## Instructions to follow
Copying exactly, give the lines in the material below from the one with "b5: y = y * y;" to the one with "Compute live-out(b0) —", ends included, and nothing besides.
** Opening Extracted data block **
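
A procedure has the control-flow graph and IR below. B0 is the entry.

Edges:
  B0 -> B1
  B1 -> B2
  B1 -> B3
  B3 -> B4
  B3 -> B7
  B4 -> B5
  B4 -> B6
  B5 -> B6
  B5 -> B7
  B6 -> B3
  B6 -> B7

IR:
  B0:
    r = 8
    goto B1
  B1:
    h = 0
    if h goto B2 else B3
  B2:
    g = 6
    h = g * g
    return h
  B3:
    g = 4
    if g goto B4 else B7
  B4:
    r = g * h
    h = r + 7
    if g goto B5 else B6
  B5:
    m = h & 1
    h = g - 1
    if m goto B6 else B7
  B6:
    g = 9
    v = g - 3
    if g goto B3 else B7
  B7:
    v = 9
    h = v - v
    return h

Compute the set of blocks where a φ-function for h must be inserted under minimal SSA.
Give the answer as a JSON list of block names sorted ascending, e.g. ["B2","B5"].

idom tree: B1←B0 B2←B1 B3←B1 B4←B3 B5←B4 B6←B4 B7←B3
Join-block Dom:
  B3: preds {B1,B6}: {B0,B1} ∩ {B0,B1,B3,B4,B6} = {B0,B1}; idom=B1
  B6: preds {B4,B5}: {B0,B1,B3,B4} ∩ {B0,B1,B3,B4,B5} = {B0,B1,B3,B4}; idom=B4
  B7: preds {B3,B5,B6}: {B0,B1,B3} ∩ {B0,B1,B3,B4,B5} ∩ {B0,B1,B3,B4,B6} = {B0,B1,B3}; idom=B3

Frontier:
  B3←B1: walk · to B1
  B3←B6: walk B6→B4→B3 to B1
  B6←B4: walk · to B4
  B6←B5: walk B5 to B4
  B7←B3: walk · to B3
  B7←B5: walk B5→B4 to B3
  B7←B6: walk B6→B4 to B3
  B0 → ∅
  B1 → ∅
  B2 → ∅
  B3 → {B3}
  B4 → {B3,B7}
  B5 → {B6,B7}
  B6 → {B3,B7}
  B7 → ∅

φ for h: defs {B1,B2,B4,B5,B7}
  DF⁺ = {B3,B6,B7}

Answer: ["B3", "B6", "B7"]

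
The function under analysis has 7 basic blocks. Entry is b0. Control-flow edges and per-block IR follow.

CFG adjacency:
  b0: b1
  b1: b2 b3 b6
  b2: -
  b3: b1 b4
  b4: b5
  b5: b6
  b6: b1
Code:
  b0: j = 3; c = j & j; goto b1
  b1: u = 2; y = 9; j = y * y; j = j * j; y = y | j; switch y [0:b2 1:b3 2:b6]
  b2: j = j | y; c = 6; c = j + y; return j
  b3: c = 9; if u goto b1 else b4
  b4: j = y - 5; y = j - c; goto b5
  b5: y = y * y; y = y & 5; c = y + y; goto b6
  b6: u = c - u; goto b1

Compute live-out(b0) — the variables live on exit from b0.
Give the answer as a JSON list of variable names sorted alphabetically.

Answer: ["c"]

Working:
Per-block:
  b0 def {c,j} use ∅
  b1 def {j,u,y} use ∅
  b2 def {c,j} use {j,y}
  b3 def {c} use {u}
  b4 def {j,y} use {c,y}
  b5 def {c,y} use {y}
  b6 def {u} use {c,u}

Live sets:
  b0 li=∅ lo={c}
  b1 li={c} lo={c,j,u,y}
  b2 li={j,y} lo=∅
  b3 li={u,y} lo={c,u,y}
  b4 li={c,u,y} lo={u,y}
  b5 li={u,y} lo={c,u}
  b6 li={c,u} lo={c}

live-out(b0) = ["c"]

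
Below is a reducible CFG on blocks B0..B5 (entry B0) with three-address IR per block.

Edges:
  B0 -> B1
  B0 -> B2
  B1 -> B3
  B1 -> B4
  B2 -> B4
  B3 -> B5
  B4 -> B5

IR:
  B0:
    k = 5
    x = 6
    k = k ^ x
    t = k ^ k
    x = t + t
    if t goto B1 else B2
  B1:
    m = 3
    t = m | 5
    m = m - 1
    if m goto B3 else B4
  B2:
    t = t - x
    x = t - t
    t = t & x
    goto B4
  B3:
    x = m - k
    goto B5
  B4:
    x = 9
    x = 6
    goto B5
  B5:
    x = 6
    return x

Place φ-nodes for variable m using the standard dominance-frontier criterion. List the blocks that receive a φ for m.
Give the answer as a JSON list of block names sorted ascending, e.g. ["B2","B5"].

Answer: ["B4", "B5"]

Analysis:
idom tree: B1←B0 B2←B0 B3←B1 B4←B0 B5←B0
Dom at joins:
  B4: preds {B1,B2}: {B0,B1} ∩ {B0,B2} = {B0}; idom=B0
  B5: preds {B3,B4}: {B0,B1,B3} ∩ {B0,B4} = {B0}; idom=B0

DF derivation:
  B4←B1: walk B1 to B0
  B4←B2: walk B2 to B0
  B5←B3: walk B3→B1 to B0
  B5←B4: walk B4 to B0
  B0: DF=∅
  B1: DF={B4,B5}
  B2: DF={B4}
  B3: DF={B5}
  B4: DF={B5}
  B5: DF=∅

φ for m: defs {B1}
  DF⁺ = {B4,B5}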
** Closing Extracted data block **
** Opening Extracted data block **
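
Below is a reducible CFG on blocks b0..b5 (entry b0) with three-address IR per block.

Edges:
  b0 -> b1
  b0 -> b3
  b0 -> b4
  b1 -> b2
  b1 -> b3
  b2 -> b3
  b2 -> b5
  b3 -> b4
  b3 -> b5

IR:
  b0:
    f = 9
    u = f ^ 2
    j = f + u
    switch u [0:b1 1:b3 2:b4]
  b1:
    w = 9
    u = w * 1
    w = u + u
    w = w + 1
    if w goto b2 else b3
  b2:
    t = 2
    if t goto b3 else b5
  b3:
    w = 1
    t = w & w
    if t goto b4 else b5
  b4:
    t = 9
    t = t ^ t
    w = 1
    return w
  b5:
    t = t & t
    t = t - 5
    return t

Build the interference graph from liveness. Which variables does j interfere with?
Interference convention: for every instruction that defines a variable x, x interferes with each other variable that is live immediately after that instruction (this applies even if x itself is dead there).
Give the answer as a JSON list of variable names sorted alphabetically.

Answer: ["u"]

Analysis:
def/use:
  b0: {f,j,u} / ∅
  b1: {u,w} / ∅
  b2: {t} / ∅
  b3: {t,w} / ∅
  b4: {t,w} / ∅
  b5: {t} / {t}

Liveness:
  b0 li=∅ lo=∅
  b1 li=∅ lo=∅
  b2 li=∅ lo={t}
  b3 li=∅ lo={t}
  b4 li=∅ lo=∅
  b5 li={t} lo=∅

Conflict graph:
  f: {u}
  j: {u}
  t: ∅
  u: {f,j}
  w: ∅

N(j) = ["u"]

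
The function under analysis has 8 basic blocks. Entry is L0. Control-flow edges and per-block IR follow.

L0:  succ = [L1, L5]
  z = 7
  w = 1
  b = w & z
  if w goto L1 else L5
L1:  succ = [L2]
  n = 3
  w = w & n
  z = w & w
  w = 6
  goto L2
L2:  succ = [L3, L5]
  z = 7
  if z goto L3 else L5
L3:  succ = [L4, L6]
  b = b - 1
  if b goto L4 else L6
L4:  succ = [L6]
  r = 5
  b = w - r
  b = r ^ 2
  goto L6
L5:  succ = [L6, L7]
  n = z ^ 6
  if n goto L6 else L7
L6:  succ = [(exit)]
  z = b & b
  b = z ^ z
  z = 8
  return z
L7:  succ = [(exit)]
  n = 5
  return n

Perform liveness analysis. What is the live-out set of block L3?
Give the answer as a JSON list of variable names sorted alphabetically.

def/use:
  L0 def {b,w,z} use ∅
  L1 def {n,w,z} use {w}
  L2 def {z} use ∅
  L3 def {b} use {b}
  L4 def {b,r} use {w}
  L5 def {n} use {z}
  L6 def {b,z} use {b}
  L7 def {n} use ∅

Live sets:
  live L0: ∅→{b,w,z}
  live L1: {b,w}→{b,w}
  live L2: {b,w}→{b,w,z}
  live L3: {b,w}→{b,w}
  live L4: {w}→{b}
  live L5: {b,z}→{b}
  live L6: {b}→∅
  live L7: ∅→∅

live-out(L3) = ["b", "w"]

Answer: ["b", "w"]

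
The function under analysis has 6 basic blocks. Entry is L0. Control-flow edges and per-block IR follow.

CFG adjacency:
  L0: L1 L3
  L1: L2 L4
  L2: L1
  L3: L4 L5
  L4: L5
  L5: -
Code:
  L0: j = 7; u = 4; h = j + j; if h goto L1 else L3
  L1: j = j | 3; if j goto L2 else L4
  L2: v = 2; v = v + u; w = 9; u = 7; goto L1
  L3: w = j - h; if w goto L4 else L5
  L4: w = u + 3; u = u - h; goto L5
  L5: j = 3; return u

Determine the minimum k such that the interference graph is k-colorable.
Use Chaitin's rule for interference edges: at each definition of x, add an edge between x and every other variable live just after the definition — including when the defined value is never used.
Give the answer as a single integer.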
** Closing Extracted data block **
** Opening Extracted data block **
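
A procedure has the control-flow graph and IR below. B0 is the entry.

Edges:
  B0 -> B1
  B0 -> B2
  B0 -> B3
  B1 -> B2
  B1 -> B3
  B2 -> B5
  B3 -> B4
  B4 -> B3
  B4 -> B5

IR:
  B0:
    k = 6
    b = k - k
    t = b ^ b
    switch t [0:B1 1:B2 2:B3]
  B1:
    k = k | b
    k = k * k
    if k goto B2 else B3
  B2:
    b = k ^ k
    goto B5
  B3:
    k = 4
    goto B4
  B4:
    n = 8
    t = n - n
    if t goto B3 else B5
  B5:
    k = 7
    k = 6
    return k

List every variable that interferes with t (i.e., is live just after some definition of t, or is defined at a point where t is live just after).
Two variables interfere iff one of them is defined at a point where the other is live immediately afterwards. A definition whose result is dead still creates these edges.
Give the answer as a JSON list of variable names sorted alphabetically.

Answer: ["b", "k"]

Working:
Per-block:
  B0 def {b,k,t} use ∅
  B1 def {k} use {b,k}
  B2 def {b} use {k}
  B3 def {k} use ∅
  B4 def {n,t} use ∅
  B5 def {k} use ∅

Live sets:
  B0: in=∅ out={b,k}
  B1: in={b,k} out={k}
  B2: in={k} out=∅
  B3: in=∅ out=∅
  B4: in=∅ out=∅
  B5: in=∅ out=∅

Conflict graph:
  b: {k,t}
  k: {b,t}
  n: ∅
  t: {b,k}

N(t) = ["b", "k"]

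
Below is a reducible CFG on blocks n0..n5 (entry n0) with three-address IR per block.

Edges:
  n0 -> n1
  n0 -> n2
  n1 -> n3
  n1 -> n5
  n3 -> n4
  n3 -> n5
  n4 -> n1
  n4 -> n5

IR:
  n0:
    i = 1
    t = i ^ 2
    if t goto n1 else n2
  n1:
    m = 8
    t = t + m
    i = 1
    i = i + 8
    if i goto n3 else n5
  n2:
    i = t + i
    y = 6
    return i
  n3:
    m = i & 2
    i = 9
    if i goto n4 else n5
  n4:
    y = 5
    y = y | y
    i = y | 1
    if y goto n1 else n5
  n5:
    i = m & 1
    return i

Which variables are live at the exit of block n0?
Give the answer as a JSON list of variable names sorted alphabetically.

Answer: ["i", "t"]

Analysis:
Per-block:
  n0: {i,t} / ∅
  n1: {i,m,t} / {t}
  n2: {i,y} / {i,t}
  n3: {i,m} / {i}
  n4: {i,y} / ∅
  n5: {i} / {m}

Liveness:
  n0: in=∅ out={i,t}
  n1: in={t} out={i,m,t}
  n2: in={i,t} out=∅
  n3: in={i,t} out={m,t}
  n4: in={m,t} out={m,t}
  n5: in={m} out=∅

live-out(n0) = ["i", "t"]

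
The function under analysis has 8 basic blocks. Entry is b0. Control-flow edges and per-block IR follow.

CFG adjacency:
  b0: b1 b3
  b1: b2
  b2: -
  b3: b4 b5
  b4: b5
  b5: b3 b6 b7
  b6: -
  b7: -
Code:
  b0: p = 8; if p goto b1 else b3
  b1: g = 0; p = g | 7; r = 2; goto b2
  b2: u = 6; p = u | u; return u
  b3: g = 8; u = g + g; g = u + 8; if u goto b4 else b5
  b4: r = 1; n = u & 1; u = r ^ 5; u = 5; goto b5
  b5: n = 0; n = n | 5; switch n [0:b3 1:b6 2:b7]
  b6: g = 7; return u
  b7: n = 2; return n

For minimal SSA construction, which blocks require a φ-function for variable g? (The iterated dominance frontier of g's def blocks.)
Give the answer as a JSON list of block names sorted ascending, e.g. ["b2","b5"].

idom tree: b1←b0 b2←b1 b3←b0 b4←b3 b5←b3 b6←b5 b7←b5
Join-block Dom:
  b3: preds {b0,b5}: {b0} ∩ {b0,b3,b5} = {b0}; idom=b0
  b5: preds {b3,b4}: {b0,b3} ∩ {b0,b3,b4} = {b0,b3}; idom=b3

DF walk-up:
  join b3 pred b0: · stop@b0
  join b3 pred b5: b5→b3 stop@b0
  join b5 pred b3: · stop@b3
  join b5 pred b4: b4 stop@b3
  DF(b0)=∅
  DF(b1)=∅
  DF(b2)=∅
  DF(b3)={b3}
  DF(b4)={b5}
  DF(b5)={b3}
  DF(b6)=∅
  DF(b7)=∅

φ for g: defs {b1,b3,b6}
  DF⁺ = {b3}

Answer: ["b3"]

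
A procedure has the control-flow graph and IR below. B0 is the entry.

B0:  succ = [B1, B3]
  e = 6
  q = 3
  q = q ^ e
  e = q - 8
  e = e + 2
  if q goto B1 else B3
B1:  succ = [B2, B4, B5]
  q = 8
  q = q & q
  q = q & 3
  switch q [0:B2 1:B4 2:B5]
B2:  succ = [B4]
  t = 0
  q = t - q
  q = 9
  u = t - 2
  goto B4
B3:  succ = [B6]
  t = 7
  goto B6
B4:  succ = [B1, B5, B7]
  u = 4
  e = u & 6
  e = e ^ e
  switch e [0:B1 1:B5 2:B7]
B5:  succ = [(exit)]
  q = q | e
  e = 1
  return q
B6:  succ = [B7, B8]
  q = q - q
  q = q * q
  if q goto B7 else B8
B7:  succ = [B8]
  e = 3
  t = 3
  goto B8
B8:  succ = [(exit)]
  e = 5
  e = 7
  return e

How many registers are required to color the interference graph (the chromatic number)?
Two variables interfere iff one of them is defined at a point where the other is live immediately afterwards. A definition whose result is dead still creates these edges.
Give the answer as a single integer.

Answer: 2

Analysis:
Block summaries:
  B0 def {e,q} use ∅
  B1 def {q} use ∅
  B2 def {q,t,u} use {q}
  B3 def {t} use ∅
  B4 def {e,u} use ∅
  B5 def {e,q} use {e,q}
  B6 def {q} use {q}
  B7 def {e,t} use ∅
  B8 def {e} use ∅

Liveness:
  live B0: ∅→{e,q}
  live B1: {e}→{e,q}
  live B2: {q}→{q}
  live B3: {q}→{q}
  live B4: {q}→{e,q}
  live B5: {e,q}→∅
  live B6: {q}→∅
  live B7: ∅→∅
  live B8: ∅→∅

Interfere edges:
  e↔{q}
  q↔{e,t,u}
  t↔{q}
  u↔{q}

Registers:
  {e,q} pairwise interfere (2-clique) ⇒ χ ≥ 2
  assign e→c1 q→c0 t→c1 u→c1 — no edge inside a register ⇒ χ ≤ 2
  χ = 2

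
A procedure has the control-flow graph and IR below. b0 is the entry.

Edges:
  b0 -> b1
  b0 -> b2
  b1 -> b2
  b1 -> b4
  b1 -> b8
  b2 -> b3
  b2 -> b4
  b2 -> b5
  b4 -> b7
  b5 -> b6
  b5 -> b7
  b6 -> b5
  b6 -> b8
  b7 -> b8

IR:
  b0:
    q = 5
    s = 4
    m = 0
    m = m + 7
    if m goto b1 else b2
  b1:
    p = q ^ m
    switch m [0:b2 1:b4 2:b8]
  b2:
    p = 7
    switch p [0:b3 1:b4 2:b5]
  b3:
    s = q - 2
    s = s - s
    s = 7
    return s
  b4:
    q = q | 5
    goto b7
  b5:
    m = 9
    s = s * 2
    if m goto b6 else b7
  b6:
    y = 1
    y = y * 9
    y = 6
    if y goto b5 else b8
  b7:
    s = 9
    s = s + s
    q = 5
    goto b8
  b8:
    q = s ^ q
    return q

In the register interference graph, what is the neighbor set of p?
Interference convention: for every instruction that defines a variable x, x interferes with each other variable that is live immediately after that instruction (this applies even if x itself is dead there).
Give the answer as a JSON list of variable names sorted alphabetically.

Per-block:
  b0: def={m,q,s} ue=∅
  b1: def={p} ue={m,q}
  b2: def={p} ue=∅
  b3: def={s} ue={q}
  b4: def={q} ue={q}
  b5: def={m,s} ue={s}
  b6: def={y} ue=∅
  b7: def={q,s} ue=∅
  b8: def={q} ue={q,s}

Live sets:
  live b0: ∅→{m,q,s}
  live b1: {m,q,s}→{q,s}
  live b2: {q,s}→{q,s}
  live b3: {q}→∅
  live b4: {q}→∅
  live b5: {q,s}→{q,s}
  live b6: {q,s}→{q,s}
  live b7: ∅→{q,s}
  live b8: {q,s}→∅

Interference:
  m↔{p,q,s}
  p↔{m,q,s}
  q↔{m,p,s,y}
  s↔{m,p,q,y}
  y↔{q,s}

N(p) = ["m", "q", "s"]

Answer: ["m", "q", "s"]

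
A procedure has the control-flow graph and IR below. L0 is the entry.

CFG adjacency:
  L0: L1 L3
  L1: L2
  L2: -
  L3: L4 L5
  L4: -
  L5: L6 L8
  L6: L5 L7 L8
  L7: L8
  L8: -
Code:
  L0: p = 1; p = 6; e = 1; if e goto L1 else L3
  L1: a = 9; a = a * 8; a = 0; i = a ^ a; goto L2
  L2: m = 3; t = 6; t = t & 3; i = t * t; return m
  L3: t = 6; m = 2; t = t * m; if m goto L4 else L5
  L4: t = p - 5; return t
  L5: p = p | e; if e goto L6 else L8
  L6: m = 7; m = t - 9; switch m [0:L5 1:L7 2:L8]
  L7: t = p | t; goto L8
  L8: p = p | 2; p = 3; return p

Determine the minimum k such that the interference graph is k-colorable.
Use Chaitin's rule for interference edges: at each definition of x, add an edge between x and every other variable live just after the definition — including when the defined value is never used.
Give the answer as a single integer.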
** Closing Extracted data block **
## Written response
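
  b5: y = y * y; y = y & 5; c = y + y; goto b6
  b6: u = c - u; goto b1

Compute live-out(b0) — the variables live on exit from b0.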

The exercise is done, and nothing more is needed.